___ MATERIAL PROVIDED ___

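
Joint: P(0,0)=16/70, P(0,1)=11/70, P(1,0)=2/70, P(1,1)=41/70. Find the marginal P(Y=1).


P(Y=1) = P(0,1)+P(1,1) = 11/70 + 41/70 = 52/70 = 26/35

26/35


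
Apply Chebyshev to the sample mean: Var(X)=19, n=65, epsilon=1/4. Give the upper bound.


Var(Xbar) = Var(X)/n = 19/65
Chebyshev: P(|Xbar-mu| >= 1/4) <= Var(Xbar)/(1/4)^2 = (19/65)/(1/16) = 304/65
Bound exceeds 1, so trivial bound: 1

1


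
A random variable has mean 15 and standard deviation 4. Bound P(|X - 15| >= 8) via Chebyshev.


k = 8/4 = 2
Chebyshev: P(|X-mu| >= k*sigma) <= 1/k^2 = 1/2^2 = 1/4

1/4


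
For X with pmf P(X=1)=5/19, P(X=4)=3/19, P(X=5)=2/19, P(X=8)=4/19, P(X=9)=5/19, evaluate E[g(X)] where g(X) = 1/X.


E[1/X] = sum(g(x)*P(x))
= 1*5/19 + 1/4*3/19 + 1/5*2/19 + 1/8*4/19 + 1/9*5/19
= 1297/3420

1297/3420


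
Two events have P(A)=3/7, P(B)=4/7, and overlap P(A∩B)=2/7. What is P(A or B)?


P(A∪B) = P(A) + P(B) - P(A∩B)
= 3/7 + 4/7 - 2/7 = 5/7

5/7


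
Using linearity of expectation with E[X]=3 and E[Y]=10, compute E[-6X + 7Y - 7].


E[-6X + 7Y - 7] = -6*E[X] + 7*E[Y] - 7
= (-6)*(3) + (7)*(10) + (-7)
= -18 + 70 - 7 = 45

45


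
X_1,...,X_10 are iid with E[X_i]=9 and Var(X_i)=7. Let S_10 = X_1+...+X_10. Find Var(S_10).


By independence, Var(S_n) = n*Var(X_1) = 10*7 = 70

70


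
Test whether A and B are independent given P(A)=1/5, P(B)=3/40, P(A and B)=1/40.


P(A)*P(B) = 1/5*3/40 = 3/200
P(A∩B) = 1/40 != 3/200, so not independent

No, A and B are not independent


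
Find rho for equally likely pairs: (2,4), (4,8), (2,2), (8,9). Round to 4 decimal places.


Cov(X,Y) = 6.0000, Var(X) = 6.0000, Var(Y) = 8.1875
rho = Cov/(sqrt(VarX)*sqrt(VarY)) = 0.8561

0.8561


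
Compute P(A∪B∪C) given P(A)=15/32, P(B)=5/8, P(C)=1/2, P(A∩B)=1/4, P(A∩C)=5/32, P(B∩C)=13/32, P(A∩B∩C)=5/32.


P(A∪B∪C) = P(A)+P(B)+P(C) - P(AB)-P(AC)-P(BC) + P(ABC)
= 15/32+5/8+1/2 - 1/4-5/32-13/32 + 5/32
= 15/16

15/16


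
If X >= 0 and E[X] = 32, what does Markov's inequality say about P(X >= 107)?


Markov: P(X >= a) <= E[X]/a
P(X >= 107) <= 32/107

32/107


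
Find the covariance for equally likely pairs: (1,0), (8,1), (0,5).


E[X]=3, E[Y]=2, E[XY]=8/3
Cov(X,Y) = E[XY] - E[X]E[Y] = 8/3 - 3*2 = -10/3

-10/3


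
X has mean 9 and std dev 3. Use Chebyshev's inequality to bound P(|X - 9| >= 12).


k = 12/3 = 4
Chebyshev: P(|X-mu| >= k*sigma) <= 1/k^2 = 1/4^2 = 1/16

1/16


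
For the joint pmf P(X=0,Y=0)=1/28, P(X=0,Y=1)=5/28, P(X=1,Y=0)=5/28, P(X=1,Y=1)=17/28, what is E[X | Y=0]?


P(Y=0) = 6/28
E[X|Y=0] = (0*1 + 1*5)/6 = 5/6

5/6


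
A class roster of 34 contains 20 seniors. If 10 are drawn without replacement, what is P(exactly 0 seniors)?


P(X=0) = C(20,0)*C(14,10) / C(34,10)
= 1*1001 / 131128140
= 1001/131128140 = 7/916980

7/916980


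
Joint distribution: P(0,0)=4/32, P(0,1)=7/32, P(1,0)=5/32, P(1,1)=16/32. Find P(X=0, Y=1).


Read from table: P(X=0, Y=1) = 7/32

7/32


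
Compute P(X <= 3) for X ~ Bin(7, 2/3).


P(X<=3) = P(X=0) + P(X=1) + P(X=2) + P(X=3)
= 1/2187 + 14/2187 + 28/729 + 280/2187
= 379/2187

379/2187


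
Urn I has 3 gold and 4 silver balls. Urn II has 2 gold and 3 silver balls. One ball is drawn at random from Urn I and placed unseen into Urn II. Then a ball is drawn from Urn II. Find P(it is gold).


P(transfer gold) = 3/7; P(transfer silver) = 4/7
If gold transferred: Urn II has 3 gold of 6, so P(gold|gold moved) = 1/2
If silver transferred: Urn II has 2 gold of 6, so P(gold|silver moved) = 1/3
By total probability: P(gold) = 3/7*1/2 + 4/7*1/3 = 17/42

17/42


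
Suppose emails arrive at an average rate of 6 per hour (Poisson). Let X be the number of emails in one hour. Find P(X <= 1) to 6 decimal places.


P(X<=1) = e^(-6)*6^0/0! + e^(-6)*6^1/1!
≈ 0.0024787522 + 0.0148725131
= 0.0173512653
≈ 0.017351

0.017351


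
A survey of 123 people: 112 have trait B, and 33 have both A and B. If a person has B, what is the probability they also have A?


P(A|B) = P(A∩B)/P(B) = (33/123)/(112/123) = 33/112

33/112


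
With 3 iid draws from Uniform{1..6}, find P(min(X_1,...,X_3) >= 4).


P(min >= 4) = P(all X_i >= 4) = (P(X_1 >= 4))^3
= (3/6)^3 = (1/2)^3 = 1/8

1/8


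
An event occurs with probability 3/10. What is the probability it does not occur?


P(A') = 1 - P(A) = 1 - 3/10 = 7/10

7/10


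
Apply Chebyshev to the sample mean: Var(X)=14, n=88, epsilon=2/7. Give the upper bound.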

___

* _TASK TO COMPLETE_
Restate each record above word for word.

* _THE ANSWER_
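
Joint: P(0,0)=16/70, P(0,1)=11/70, P(1,0)=2/70, P(1,1)=41/70. Find the marginal P(Y=1).


P(Y=1) = P(0,1)+P(1,1) = 11/70 + 41/70 = 52/70 = 26/35

26/35


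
Apply Chebyshev to the sample mean: Var(X)=19, n=65, epsilon=1/4. Give the upper bound.


Var(Xbar) = Var(X)/n = 19/65
Chebyshev: P(|Xbar-mu| >= 1/4) <= Var(Xbar)/(1/4)^2 = (19/65)/(1/16) = 304/65
Bound exceeds 1, so trivial bound: 1

1


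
A random variable has mean 15 and standard deviation 4. Bound P(|X - 15| >= 8) via Chebyshev.


k = 8/4 = 2
Chebyshev: P(|X-mu| >= k*sigma) <= 1/k^2 = 1/2^2 = 1/4

1/4


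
For X with pmf P(X=1)=5/19, P(X=4)=3/19, P(X=5)=2/19, P(X=8)=4/19, P(X=9)=5/19, evaluate E[g(X)] where g(X) = 1/X.


E[1/X] = sum(g(x)*P(x))
= 1*5/19 + 1/4*3/19 + 1/5*2/19 + 1/8*4/19 + 1/9*5/19
= 1297/3420

1297/3420


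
Two events have P(A)=3/7, P(B)=4/7, and overlap P(A∩B)=2/7. What is P(A or B)?


P(A∪B) = P(A) + P(B) - P(A∩B)
= 3/7 + 4/7 - 2/7 = 5/7

5/7


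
Using linearity of expectation with E[X]=3 and E[Y]=10, compute E[-6X + 7Y - 7].


E[-6X + 7Y - 7] = -6*E[X] + 7*E[Y] - 7
= (-6)*(3) + (7)*(10) + (-7)
= -18 + 70 - 7 = 45

45


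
X_1,...,X_10 are iid with E[X_i]=9 and Var(X_i)=7. Let S_10 = X_1+...+X_10. Find Var(S_10).


By independence, Var(S_n) = n*Var(X_1) = 10*7 = 70

70


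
Test whether A and B are independent given P(A)=1/5, P(B)=3/40, P(A and B)=1/40.


P(A)*P(B) = 1/5*3/40 = 3/200
P(A∩B) = 1/40 != 3/200, so not independent

No, A and B are not independent


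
Find rho for equally likely pairs: (2,4), (4,8), (2,2), (8,9). Round to 4 decimal places.


Cov(X,Y) = 6.0000, Var(X) = 6.0000, Var(Y) = 8.1875
rho = Cov/(sqrt(VarX)*sqrt(VarY)) = 0.8561

0.8561


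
Compute P(A∪B∪C) given P(A)=15/32, P(B)=5/8, P(C)=1/2, P(A∩B)=1/4, P(A∩C)=5/32, P(B∩C)=13/32, P(A∩B∩C)=5/32.


P(A∪B∪C) = P(A)+P(B)+P(C) - P(AB)-P(AC)-P(BC) + P(ABC)
= 15/32+5/8+1/2 - 1/4-5/32-13/32 + 5/32
= 15/16

15/16


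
If X >= 0 and E[X] = 32, what does Markov's inequality say about P(X >= 107)?


Markov: P(X >= a) <= E[X]/a
P(X >= 107) <= 32/107

32/107


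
Find the covariance for equally likely pairs: (1,0), (8,1), (0,5).


E[X]=3, E[Y]=2, E[XY]=8/3
Cov(X,Y) = E[XY] - E[X]E[Y] = 8/3 - 3*2 = -10/3

-10/3


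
X has mean 9 and std dev 3. Use Chebyshev's inequality to bound P(|X - 9| >= 12).


k = 12/3 = 4
Chebyshev: P(|X-mu| >= k*sigma) <= 1/k^2 = 1/4^2 = 1/16

1/16


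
For the joint pmf P(X=0,Y=0)=1/28, P(X=0,Y=1)=5/28, P(X=1,Y=0)=5/28, P(X=1,Y=1)=17/28, what is E[X | Y=0]?


P(Y=0) = 6/28
E[X|Y=0] = (0*1 + 1*5)/6 = 5/6

5/6


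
A class roster of 34 contains 20 seniors. If 10 are drawn without replacement, what is P(exactly 0 seniors)?


P(X=0) = C(20,0)*C(14,10) / C(34,10)
= 1*1001 / 131128140
= 1001/131128140 = 7/916980

7/916980


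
Joint distribution: P(0,0)=4/32, P(0,1)=7/32, P(1,0)=5/32, P(1,1)=16/32. Find P(X=0, Y=1).


Read from table: P(X=0, Y=1) = 7/32

7/32


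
Compute P(X <= 3) for X ~ Bin(7, 2/3).


P(X<=3) = P(X=0) + P(X=1) + P(X=2) + P(X=3)
= 1/2187 + 14/2187 + 28/729 + 280/2187
= 379/2187

379/2187


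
Urn I has 3 gold and 4 silver balls. Urn II has 2 gold and 3 silver balls. One ball is drawn at random from Urn I and placed unseen into Urn II. Then a ball is drawn from Urn II. Find P(it is gold).


P(transfer gold) = 3/7; P(transfer silver) = 4/7
If gold transferred: Urn II has 3 gold of 6, so P(gold|gold moved) = 1/2
If silver transferred: Urn II has 2 gold of 6, so P(gold|silver moved) = 1/3
By total probability: P(gold) = 3/7*1/2 + 4/7*1/3 = 17/42

17/42


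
Suppose emails arrive at an average rate of 6 per hour (Poisson). Let X be the number of emails in one hour. Find P(X <= 1) to 6 decimal places.


P(X<=1) = e^(-6)*6^0/0! + e^(-6)*6^1/1!
≈ 0.0024787522 + 0.0148725131
= 0.0173512653
≈ 0.017351

0.017351


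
A survey of 123 people: 112 have trait B, and 33 have both A and B. If a person has B, what is the probability they also have A?


P(A|B) = P(A∩B)/P(B) = (33/123)/(112/123) = 33/112

33/112


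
With 3 iid draws from Uniform{1..6}, find P(min(X_1,...,X_3) >= 4).


P(min >= 4) = P(all X_i >= 4) = (P(X_1 >= 4))^3
= (3/6)^3 = (1/2)^3 = 1/8

1/8


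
An event occurs with probability 3/10. What is the probability it does not occur?


P(A') = 1 - P(A) = 1 - 3/10 = 7/10

7/10


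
Apply Chebyshev to the sample mean: Var(X)=14, n=88, epsilon=2/7. Give the upper bound.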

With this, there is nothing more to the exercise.